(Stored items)
-*-*-
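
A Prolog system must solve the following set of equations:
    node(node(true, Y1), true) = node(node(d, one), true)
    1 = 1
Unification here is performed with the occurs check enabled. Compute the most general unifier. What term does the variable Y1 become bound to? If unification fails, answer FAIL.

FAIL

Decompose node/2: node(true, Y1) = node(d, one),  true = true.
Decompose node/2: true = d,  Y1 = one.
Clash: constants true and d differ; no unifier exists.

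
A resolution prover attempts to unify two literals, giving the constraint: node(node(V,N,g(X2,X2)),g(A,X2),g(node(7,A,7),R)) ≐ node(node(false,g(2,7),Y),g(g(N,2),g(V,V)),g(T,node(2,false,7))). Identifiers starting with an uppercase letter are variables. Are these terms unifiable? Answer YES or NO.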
-*-*-
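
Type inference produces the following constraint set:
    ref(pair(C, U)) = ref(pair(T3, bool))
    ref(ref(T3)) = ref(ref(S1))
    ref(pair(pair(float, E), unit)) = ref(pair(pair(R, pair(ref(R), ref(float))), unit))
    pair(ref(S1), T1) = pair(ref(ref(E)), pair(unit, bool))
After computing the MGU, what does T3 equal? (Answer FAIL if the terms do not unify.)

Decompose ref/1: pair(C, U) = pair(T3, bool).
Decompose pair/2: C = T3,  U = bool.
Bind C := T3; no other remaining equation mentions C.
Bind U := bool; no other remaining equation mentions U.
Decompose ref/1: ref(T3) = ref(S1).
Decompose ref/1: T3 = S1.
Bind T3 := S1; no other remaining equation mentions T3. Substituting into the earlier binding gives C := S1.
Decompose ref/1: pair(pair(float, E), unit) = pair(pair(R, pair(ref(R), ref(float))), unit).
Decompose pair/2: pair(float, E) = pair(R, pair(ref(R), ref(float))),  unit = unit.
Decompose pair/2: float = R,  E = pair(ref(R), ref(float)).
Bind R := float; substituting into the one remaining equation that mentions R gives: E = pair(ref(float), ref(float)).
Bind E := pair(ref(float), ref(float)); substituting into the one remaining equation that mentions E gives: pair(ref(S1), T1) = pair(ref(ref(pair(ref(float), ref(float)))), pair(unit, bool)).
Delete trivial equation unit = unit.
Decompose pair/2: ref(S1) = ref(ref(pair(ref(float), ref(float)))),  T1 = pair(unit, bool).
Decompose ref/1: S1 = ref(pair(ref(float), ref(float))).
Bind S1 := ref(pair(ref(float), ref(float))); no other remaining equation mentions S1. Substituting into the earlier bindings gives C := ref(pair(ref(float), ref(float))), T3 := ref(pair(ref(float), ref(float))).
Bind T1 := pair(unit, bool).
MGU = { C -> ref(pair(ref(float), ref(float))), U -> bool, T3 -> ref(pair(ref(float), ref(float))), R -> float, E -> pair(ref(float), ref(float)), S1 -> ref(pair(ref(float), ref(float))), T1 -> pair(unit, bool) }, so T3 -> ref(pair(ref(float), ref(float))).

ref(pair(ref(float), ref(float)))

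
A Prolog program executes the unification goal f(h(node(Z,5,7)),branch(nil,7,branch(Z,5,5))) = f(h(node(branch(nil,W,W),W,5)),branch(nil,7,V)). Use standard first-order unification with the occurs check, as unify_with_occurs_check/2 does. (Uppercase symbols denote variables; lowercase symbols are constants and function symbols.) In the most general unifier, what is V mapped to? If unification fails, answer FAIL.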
-*-*-
WORK TASK. Copy each line containing the word "Prolog" from the data.

WRITTEN RESPONSE.
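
A Prolog system must solve the following set of equations:
A Prolog program executes the unification goal f(h(node(Z,5,7)),branch(nil,7,branch(Z,5,5))) = f(h(node(branch(nil,W,W),W,5)),branch(nil,7,V)). Use standard first-order unification with the occurs check, as unify_with_occurs_check/2 does. (Uppercase symbols denote variables; lowercase symbols are constants and function symbols.) In the most general unifier, what is V mapped to? If unification fails, answer FAIL.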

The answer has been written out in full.